◆ **WHAT THIS TASK INVOLVES**
Beginning at the line that contains "The binary form", write out each remaining line of the entries below exactly as it stands.

*** EXERCISE MATERIAL Section Begins ***

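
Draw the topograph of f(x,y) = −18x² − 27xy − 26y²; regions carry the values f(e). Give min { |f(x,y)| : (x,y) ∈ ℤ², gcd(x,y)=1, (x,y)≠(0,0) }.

translate: b→-9 (≡27 mod 36), so (18,27,26)→(18,-9,17)
flip: (18,-9,17)→(17,9,18)
reduced (well bottom): (17,9,18) with a≤c, −a<b≤a
well minimum |f| = |-17| = 17 (negative-definite)

17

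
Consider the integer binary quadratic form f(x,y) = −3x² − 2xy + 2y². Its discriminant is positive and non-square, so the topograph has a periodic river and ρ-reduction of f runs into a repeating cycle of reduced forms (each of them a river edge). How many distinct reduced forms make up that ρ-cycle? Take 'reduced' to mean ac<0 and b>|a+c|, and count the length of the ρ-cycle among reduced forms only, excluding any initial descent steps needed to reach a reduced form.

D = 28, ⌊√D⌋ = 5
descent: ρ → (2,2,-3)  [lands on river]
river: ρ → (-3,4,1)
river: ρ → (1,4,-3)
river: ρ → (-3,2,2)
ρ-cycle length = 4 (tail of 1 descent step not counted)

4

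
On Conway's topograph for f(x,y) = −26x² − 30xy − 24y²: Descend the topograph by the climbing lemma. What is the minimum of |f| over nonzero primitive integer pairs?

translate: b→-22 (≡30 mod 52), so (26,30,24)→(26,-22,20)
flip: (26,-22,20)→(20,22,26)
translate: b→-18 (≡22 mod 40), so (20,22,26)→(20,-18,24)
reduced (well bottom): (20,-18,24) with a≤c, −a<b≤a
well minimum |f| = |-20| = 20 (negative-definite)

20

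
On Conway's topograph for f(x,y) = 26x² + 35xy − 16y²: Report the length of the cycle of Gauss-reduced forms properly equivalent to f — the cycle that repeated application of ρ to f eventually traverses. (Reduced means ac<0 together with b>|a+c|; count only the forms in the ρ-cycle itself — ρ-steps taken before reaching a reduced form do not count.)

D = 2889, ⌊√D⌋ = 53
river: ρ → (-16,29,32)
river: ρ → (32,35,-13)
river: ρ → (-13,43,20)
river: ρ → (20,37,-19)
river: ρ → (-19,39,18)
river: ρ → (18,33,-25)
river: ρ → (-25,17,26)
river: ρ → (26,35,-16)
ρ-cycle length = 8 (tail of 0 descent steps not counted)

8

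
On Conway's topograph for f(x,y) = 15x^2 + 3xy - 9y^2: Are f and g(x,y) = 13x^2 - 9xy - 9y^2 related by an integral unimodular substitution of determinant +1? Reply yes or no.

D₁ = 549, D₂ = 549
river cycle of f (length 6): (-9, 15, 9), (9, 21, -3), (-3, 21, 9), (9, 15, -9), (-9, 21, 3), (3, 21, -9)
river cycle of g (length 6): (-9, 9, 13), (13, 17, -5), (-5, 23, 1), (1, 23, -5), (-5, 17, 13), (13, 9, -9)
cycles differ ⇒ inequivalent

no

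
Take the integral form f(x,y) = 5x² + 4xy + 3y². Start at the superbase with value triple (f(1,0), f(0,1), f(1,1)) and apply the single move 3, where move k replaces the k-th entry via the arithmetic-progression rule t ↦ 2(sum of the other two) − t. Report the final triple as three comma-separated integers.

start (5,3,12) = (f(1,0),f(0,1),f(1,1))
replace slot 3: 2·(5+3) − 12 = 4 → (5,3,4)

5,3,4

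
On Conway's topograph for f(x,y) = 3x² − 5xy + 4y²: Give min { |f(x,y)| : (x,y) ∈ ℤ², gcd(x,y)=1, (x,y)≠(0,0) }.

translate: b→1 (≡-5 mod 6), so (3,-5,4)→(3,1,2)
flip: (3,1,2)→(2,-1,3)
reduced (well bottom): (2,-1,3) with a≤c, −a<b≤a
well minimum = a = 2

2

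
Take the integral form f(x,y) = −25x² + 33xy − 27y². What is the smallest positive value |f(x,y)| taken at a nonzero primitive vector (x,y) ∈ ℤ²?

translate: b→17 (≡-33 mod 50), so (25,-33,27)→(25,17,19)
flip: (25,17,19)→(19,-17,25)
reduced (well bottom): (19,-17,25) with a≤c, −a<b≤a
well minimum |f| = |-19| = 19 (negative-definite)

19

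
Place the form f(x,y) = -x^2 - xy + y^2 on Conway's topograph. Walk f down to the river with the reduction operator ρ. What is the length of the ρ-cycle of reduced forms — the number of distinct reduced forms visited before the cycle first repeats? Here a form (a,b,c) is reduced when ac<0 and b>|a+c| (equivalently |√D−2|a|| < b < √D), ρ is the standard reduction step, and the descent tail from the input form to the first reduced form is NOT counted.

D = 5, ⌊√D⌋ = 2
descent: ρ → (1,1,-1)  [lands on river]
river: ρ → (-1,1,1)
ρ-cycle length = 2 (tail of 1 descent step not counted)

2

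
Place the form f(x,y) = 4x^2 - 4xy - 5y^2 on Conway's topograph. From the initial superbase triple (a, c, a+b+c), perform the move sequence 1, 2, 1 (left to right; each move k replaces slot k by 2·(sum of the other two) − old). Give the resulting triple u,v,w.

start (4,-5,-5) = (f(1,0),f(0,1),f(1,1))
replace slot 1: 2·((-5)+(-5)) − 4 = -24 → (-24,-5,-5)
replace slot 2: 2·((-24)+(-5)) − (-5) = -53 → (-24,-53,-5)
replace slot 1: 2·((-53)+(-5)) − (-24) = -92 → (-92,-53,-5)

-92,-53,-5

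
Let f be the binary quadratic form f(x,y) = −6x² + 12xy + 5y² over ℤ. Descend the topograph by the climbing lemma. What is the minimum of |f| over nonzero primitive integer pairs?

river: ρ → (5,8,-10)
river: ρ → (-10,12,3)
river: ρ → (3,12,-10)
river: ρ → (-10,8,5)
river: ρ → (5,12,-6)
river: ρ → (-6,12,5)
closes: descent 0, river 6
min |a| on river = 3

3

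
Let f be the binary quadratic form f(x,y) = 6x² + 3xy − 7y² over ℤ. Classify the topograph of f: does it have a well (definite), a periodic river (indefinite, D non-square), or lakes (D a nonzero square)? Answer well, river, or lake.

D = b²−4ac = 3² − 4·6·(-7) = 177
D > 0 non-square ⇒ indefinite ⇒ periodic river

river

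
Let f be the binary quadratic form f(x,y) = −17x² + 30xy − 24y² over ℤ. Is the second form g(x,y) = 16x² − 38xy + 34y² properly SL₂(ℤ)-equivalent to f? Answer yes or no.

D₁ = -732, D₂ = -732
f is negative-definite; reduce −f:
−f: translate: b→4 (≡-30 mod 34), so (17,-30,24)→(17,4,11)
−f: flip: (17,4,11)→(11,-4,17)
−f: reduced (well bottom): (11,-4,17) with a≤c, −a<b≤a
flip sign back: reduced form of f is (-11,4,-17)
g: translate: b→-6 (≡-38 mod 32), so (16,-38,34)→(16,-6,12)
g: flip: (16,-6,12)→(12,6,16)
g: reduced (well bottom): (12,6,16) with a≤c, −a<b≤a
reduced forms (-11, 4, -17) vs (12, 6, 16) ⇒ inequivalent

no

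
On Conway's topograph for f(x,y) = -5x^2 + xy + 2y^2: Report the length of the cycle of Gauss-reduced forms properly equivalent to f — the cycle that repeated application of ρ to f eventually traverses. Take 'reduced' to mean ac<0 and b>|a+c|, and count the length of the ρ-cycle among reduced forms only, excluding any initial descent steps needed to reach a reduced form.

D = 41, ⌊√D⌋ = 6
descent: ρ → (2,3,-4)  [lands on river]
river: ρ → (-4,5,1)
river: ρ → (1,5,-4)
river: ρ → (-4,3,2)
river: ρ → (2,5,-2)
river: ρ → (-2,3,4)
river: ρ → (4,5,-1)
river: ρ → (-1,5,4)
river: ρ → (4,3,-2)
river: ρ → (-2,5,2)
ρ-cycle length = 10 (tail of 1 descent step not counted)

10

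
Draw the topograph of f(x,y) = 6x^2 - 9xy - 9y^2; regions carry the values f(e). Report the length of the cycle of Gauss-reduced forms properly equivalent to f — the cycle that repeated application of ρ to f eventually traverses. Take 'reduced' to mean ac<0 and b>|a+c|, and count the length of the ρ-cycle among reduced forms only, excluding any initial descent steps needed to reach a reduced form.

D = 297, ⌊√D⌋ = 17
descent: ρ → (-9,9,6)  [lands on river]
river: ρ → (6,15,-3)
river: ρ → (-3,15,6)
river: ρ → (6,9,-9)
ρ-cycle length = 4 (tail of 1 descent step not counted)

4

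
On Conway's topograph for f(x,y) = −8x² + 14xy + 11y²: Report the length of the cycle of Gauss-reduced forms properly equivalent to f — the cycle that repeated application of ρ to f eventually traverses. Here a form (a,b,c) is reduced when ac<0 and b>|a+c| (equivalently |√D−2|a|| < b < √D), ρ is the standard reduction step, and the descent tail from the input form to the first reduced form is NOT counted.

D = 548, ⌊√D⌋ = 23
river: ρ → (11,8,-11)
river: ρ → (-11,14,8)
river: ρ → (8,18,-7)
river: ρ → (-7,10,16)
river: ρ → (16,22,-1)
river: ρ → (-1,22,16)
river: ρ → (16,10,-7)
river: ρ → (-7,18,8)
river: ρ → (8,14,-11)
river: ρ → (-11,8,11)
river: ρ → (11,14,-8)
river: ρ → (-8,18,7)
river: ρ → (7,10,-16)
river: ρ → (-16,22,1)
river: ρ → (1,22,-16)
river: ρ → (-16,10,7)
river: ρ → (7,18,-8)
river: ρ → (-8,14,11)
ρ-cycle length = 18 (tail of 0 descent steps not counted)

18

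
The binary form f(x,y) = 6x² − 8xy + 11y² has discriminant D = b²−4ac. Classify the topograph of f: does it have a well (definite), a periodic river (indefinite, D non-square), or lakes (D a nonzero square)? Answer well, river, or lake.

D = b²−4ac = (-8)² − 4·6·11 = -200
D < 0 ⇒ definite ⇒ every region one sign ⇒ single well

well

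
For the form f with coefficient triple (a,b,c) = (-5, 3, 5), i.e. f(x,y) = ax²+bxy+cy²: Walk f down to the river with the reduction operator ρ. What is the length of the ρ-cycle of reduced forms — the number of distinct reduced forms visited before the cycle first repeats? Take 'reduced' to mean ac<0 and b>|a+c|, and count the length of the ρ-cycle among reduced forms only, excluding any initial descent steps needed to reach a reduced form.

D = 109, ⌊√D⌋ = 10
river: ρ → (5,7,-3)
river: ρ → (-3,5,7)
river: ρ → (7,9,-1)
river: ρ → (-1,9,7)
river: ρ → (7,5,-3)
river: ρ → (-3,7,5)
river: ρ → (5,3,-5)
river: ρ → (-5,7,3)
river: ρ → (3,5,-7)
river: ρ → (-7,9,1)
river: ρ → (1,9,-7)
river: ρ → (-7,5,3)
river: ρ → (3,7,-5)
river: ρ → (-5,3,5)
ρ-cycle length = 14 (tail of 0 descent steps not counted)

14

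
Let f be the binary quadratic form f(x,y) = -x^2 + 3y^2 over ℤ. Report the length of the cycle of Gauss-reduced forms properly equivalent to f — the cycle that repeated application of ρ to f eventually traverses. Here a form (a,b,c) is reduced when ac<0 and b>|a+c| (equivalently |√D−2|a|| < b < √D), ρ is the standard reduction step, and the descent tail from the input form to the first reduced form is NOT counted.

D = 12, ⌊√D⌋ = 3
descent: ρ → (3,0,-1)
descent: ρ → (-1,2,2)  [lands on river]
river: ρ → (2,2,-1)
ρ-cycle length = 2 (tail of 2 descent steps not counted)

2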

*** EXERCISE MATERIAL Section Ends ***

◆ **YOUR RESPONSE**
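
The binary form f(x,y) = 6x² − 8xy + 11y² has discriminant D = b²−4ac. Classify the topograph of f: does it have a well (definite), a periodic river (indefinite, D non-square), or lakes (D a nonzero square)? Answer well, river, or lake.

D = b²−4ac = (-8)² − 4·6·11 = -200
D < 0 ⇒ definite ⇒ every region one sign ⇒ single well

well

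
For the form f with coefficient triple (a,b,c) = (-5, 3, 5), i.e. f(x,y) = ax²+bxy+cy²: Walk f down to the river with the reduction operator ρ. What is the length of the ρ-cycle of reduced forms — the number of distinct reduced forms visited before the cycle first repeats? Take 'reduced' to mean ac<0 and b>|a+c|, and count the length of the ρ-cycle among reduced forms only, excluding any initial descent steps needed to reach a reduced form.

D = 109, ⌊√D⌋ = 10
river: ρ → (5,7,-3)
river: ρ → (-3,5,7)
river: ρ → (7,9,-1)
river: ρ → (-1,9,7)
river: ρ → (7,5,-3)
river: ρ → (-3,7,5)
river: ρ → (5,3,-5)
river: ρ → (-5,7,3)
river: ρ → (3,5,-7)
river: ρ → (-7,9,1)
river: ρ → (1,9,-7)
river: ρ → (-7,5,3)
river: ρ → (3,7,-5)
river: ρ → (-5,3,5)
ρ-cycle length = 14 (tail of 0 descent steps not counted)

14

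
Let f be the binary quadratic form f(x,y) = -x^2 + 3y^2 over ℤ. Report the length of the cycle of Gauss-reduced forms properly equivalent to f — the cycle that repeated application of ρ to f eventually traverses. Here a form (a,b,c) is reduced when ac<0 and b>|a+c| (equivalently |√D−2|a|| < b < √D), ρ is the standard reduction step, and the descent tail from the input form to the first reduced form is NOT counted.

D = 12, ⌊√D⌋ = 3
descent: ρ → (3,0,-1)
descent: ρ → (-1,2,2)  [lands on river]
river: ρ → (2,2,-1)
ρ-cycle length = 2 (tail of 2 descent steps not counted)

2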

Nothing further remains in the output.